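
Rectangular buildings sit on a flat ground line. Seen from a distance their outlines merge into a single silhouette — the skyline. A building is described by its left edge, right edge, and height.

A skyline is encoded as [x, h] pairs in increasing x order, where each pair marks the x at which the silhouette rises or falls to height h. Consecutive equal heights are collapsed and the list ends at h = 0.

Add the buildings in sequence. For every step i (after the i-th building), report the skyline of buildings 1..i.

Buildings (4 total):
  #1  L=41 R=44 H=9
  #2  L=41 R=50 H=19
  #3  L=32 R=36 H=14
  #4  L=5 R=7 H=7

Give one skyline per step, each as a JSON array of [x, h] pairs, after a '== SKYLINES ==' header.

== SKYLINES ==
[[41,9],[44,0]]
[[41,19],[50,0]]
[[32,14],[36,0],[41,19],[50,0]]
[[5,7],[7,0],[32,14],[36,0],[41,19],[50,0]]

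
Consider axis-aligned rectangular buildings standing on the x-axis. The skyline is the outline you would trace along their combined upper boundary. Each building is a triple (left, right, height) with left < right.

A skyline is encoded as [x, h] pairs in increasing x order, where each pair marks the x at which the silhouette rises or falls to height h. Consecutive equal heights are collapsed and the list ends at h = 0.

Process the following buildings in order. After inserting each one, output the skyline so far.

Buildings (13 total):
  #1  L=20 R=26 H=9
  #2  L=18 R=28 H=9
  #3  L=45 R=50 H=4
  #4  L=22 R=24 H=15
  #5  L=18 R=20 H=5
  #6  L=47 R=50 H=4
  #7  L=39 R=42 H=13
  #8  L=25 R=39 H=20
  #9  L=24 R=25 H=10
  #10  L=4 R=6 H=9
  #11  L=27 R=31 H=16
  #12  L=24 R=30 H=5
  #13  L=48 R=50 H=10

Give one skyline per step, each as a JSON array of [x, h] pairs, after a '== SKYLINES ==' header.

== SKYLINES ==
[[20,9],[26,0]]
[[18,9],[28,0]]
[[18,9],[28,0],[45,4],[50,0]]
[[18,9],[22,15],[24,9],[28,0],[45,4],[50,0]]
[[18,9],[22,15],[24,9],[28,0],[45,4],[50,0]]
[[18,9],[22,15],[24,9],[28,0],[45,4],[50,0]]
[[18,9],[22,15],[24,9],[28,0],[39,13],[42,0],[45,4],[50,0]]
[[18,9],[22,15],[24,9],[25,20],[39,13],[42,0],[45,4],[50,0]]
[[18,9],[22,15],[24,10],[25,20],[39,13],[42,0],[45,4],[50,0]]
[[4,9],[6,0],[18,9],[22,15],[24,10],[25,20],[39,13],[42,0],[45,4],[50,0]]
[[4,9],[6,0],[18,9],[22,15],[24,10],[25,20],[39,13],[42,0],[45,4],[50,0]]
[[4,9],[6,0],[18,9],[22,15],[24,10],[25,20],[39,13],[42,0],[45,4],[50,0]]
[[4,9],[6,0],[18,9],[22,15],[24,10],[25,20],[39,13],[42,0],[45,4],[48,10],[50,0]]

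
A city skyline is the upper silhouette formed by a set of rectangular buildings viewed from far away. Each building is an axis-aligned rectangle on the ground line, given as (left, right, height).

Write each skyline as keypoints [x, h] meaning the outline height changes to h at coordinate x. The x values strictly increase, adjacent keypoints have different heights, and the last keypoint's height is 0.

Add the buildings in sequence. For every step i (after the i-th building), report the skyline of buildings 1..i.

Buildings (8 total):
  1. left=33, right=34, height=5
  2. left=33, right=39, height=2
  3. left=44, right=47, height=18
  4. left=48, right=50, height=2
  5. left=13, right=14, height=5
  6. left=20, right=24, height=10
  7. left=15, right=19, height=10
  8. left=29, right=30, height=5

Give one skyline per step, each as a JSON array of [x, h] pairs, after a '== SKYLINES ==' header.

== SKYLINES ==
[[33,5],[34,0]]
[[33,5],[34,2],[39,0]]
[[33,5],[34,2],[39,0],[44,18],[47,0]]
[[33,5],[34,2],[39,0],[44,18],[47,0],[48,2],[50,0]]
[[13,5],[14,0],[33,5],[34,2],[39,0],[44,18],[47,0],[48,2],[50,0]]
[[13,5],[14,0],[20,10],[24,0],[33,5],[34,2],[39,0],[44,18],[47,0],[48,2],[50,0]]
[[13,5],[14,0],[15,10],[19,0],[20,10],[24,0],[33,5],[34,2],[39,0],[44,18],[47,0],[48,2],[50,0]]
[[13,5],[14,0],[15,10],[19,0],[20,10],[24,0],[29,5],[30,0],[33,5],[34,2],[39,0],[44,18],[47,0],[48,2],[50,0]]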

........

# [WORK TO COMPLETE]
Quote the data above verbatim from its first line to the line that includes "Consider axis-aligned rectangular", with both boundary lines retained.

# [YOUR RESPONSE]
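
Rectangular buildings sit on a flat ground line. Seen from a distance their outlines merge into a single silhouette — the skyline. A building is described by its left edge, right edge, and height.

A skyline is encoded as [x, h] pairs in increasing x order, where each pair marks the x at which the silhouette rises or falls to height h. Consecutive equal heights are collapsed and the list ends at h = 0.

Add the buildings in sequence. For every step i (after the i-th building), report the skyline of buildings 1..i.

Buildings (4 total):
  #1  L=41 R=44 H=9
  #2  L=41 R=50 H=19
  #3  L=32 R=36 H=14
  #4  L=5 R=7 H=7

Give one skyline per step, each as a JSON array of [x, h] pairs, after a '== SKYLINES ==' header.

== SKYLINES ==
[[41,9],[44,0]]
[[41,19],[50,0]]
[[32,14],[36,0],[41,19],[50,0]]
[[5,7],[7,0],[32,14],[36,0],[41,19],[50,0]]

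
Consider axis-aligned rectangular buildings standing on the x-axis. The skyline is the outline you would trace along their combined upper boundary. Each building is a triple (left, right, height) with left < right.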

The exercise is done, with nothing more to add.